Every line below between the line holding "A rice plant" and the line holding "What is the", inclusive, should be repeated exactly, and all other lines omitted.

_MATERIAL SUPPLIED_
+++
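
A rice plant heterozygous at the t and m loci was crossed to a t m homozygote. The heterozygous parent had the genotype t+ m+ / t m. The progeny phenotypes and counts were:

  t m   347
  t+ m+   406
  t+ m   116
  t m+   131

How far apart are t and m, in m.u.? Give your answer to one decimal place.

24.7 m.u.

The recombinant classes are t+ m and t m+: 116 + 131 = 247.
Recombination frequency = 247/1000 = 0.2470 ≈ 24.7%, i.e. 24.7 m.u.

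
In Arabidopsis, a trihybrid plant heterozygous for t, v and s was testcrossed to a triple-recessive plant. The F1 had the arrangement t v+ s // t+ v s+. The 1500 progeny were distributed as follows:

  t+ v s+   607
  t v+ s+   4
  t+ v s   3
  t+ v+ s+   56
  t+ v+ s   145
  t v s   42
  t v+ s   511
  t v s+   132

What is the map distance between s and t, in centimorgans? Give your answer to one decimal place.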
+++
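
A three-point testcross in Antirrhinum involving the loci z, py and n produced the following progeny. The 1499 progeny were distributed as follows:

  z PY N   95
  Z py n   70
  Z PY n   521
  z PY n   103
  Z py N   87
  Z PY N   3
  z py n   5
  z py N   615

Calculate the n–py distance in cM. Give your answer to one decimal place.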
+++
_THE ANSWER_
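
A rice plant heterozygous at the t and m loci was crossed to a t m homozygote. The heterozygous parent had the genotype t+ m+ / t m. The progeny phenotypes and counts were:

  t m   347
  t+ m+   406
  t+ m   116
  t m+   131

How far apart are t and m, in m.u.? Give your answer to one decimal place.

24.7 m.u.

The recombinant classes are t+ m and t m+: 116 + 131 = 247.
Recombination frequency = 247/1000 = 0.2470 ≈ 24.7%, i.e. 24.7 m.u.

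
In Arabidopsis, a trihybrid plant heterozygous for t, v and s was testcrossed to a triple-recessive plant. The F1 had the arrangement t v+ s // t+ v s+. The 1500 progeny were distributed as follows:

  t+ v s+   607
  t v+ s+   4
  t+ v s   3
  t+ v+ s+   56
  t+ v+ s   145
  t v s   42
  t v+ s   511
  t v s+   132

What is the map distance between s and t, in centimorgans? Give your answer to one decimal place.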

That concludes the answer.